-- Record set follows --

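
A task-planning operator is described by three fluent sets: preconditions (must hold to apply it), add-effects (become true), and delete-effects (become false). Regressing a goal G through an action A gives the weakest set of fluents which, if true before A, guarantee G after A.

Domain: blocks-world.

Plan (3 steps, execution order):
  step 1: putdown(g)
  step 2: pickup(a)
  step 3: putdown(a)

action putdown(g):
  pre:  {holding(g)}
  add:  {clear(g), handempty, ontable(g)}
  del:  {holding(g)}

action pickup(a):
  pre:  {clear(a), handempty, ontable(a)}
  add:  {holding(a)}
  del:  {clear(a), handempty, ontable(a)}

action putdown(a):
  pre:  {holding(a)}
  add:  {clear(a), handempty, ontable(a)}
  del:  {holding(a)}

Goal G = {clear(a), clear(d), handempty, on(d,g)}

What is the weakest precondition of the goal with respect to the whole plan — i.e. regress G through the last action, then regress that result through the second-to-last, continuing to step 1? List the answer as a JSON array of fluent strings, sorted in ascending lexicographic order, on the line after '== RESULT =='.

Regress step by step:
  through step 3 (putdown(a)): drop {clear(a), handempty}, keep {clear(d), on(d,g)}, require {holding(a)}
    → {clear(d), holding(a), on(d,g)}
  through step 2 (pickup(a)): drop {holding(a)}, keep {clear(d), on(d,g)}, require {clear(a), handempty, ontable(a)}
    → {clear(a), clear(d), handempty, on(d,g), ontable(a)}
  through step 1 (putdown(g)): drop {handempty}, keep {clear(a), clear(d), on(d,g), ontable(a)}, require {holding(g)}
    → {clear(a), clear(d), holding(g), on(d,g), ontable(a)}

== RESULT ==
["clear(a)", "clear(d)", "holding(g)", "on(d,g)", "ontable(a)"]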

-- Record set concluded --
-- Record set follows --

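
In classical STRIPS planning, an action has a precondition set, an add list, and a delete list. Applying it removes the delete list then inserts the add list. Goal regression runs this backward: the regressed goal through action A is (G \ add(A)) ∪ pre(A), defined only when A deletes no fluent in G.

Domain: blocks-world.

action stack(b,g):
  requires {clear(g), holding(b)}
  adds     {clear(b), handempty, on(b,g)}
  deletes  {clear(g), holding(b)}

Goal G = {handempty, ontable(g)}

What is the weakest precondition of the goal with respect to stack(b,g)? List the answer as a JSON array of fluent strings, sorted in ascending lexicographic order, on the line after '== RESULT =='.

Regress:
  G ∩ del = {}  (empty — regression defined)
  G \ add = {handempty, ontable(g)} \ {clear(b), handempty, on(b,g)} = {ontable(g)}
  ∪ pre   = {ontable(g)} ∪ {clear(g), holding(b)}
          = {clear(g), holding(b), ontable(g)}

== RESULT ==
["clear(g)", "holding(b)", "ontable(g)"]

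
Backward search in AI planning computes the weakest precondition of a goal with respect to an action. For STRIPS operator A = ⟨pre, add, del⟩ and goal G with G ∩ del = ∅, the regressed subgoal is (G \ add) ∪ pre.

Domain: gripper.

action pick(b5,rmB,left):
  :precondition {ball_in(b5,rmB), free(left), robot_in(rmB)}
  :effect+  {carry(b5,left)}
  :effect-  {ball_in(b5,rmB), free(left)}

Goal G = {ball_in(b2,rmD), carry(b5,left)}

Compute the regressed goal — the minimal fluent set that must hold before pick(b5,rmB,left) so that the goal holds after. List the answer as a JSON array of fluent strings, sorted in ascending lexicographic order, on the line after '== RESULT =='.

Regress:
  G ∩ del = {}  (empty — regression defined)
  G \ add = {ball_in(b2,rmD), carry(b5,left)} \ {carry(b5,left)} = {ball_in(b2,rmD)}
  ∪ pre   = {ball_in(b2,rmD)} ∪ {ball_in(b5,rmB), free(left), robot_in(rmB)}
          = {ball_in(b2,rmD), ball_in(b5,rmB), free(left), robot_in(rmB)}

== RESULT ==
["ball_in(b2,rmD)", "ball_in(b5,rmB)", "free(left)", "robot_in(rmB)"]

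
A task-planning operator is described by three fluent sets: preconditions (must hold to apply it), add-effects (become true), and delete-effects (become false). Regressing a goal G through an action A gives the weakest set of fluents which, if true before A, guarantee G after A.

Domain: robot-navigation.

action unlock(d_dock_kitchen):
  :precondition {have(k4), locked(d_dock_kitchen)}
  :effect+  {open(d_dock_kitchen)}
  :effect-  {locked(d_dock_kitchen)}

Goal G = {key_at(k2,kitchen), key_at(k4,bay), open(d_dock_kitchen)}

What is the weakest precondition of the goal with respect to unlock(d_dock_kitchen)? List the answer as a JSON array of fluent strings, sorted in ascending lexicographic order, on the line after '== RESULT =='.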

-- Record set concluded --

Assignment - How many lines in the records above hold the word "open"? Give only the number.

Task solution - 2